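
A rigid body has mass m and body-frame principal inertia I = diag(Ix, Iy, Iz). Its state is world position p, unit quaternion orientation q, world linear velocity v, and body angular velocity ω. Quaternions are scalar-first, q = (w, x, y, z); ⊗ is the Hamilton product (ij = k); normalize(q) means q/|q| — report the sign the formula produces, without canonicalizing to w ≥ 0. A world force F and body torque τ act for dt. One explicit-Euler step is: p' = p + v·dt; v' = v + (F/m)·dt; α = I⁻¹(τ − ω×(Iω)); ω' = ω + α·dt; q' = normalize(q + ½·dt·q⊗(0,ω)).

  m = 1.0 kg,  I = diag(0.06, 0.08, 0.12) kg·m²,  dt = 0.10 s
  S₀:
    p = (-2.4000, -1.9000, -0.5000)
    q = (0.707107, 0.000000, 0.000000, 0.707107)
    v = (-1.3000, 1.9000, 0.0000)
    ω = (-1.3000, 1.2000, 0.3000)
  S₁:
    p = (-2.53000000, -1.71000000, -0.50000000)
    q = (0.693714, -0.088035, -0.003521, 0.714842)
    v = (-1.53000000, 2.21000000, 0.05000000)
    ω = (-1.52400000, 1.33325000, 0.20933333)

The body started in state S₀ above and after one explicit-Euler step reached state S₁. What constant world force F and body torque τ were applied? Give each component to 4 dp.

F = (-2.3000, 3.1000, 0.5000)
τ = (-0.1200, 0.1300, -0.1400)

ω₁ − ω₀ = (-0.22400000, 0.13325000, -0.09066667)
ω₀×(Iω₀) = (0.0144, 0.0234, -0.0312)
I·α + gyro = (-0.1200, 0.1300, -0.1400)
v₁ − v₀ = (-0.23000000, 0.31000000, 0.05000000)
applied force F = (-2.3000, 3.1000, 0.5000)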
^^^^^^^^
§ Your assignment: The word "diag" appears in some lines above. Return every one of those lines.

§ Response area:
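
A rigid body has mass m and body-frame principal inertia I = diag(Ix, Iy, Iz). Its state is world position p, unit quaternion orientation q, world linear velocity v, and body angular velocity ω. Quaternions are scalar-first, q = (w, x, y, z); ⊗ is the Hamilton product (ij = k); normalize(q) means q/|q| — report the sign the formula produces, without canonicalizing to w ≥ 0. A world force F and body torque τ act for dt. One explicit-Euler step is: p' = p + v·dt; v' = v + (F/m)·dt; α = I⁻¹(τ − ω×(Iω)); ω' = ω + α·dt; q' = normalize(q + ½·dt·q⊗(0,ω)).
  m = 1.0 kg,  I = diag(0.06, 0.08, 0.12) kg·m²,  dt = 0.10 s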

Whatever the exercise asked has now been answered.